Identify and pull out each line of the entries in which "point" occurs.
================================
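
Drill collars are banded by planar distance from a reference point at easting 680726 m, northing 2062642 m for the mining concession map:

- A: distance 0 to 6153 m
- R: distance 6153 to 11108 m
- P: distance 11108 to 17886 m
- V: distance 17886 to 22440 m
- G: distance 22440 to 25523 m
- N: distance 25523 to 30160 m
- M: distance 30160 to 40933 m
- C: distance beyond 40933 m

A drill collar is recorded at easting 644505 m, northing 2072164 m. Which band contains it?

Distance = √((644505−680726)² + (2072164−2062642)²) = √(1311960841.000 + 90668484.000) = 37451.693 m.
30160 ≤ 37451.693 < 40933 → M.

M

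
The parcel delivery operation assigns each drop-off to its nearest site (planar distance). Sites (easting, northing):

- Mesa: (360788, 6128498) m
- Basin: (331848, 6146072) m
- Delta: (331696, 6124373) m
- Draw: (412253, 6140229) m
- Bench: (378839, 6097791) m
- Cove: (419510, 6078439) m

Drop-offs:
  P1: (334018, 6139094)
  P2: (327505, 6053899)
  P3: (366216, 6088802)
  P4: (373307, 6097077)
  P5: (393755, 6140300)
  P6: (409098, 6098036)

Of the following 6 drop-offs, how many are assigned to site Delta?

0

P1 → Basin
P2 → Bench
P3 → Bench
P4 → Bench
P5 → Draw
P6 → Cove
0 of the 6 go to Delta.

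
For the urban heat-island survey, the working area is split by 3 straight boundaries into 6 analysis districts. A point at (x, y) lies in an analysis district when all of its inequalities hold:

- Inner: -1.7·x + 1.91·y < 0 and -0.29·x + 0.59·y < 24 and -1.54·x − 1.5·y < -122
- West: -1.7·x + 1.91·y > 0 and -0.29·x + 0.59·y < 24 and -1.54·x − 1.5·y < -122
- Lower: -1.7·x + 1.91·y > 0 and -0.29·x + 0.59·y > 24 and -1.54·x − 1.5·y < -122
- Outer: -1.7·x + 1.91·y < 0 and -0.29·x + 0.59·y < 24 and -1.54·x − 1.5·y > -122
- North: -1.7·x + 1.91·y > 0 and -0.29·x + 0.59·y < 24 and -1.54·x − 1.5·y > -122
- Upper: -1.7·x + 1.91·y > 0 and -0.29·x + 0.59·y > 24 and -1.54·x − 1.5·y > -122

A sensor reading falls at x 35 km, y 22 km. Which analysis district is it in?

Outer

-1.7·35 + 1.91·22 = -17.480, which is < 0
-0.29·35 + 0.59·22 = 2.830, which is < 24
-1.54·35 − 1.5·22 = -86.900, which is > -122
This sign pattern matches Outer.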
================================
Result of the task:
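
Drill collars are banded by planar distance from a reference point at easting 680726 m, northing 2062642 m for the mining concession map:
For the urban heat-island survey, the working area is split by 3 straight boundaries into 6 analysis districts. A point at (x, y) lies in an analysis district when all of its inequalities hold: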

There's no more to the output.